Problem description: Of all the entries below, only the lines from the one with "At what modified" up to and including the one with "Under Mirurost's tax" are to be duplicated exactly.
── Data supplied
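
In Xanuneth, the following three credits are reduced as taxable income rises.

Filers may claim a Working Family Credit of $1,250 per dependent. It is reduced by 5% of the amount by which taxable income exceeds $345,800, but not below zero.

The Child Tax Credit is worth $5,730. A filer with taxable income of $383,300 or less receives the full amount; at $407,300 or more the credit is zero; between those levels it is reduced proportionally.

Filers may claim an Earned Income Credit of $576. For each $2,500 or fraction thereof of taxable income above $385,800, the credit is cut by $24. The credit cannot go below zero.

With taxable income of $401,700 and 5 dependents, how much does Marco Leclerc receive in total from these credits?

Working Family Credit: base = 5 × $1,250 = $6,250. 5% of the $55,900 excess over $345,800 is $2,795; credit = $6,250 − $2,795 = $3,455.
Child Tax Credit: $401,700 is $18,400 into a $24,000 phase-out range, leaving 5,600/24,000 of the credit: $5,730 × 5,600/24,000 = $1,337.
Earned Income Credit: income exceeds $385,800 by $15,900, which is 7 full-or-partial $2,500 increments; reduction = 7 × $24 = $168, leaving $408.
Total: $3,455 + $1,337 + $408 = $5,200.

$5,200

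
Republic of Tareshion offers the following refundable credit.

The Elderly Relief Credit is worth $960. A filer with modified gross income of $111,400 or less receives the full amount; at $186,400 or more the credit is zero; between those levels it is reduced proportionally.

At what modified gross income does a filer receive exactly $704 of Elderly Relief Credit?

$131,400

$704 is 704/960 of the full $960, so 256/960 of the $75,000 range has been used: income = $111,400 + $75,000 × 256/960 = $131,400.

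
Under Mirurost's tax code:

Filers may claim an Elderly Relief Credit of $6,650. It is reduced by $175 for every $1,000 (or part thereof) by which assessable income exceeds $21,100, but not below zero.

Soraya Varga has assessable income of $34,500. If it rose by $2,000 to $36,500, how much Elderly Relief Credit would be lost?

At $34,500 — income exceeds $21,100 by $13,400, which is 14 full-or-partial $1,000 increments; reduction = 14 × $175 = $2,450, leaving $4,200.
At $36,500 — income exceeds $21,100 by $15,400, which is 16 full-or-partial $1,000 increments; reduction = 16 × $175 = $2,800, leaving $3,850.
Lost: $4,200 − $3,850 = $350.

$350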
────
Problem solution:
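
At what modified gross income does a filer receive exactly $704 of Elderly Relief Credit?

$131,400

$704 is 704/960 of the full $960, so 256/960 of the $75,000 range has been used: income = $111,400 + $75,000 × 256/960 = $131,400.

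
Under Mirurost's tax code: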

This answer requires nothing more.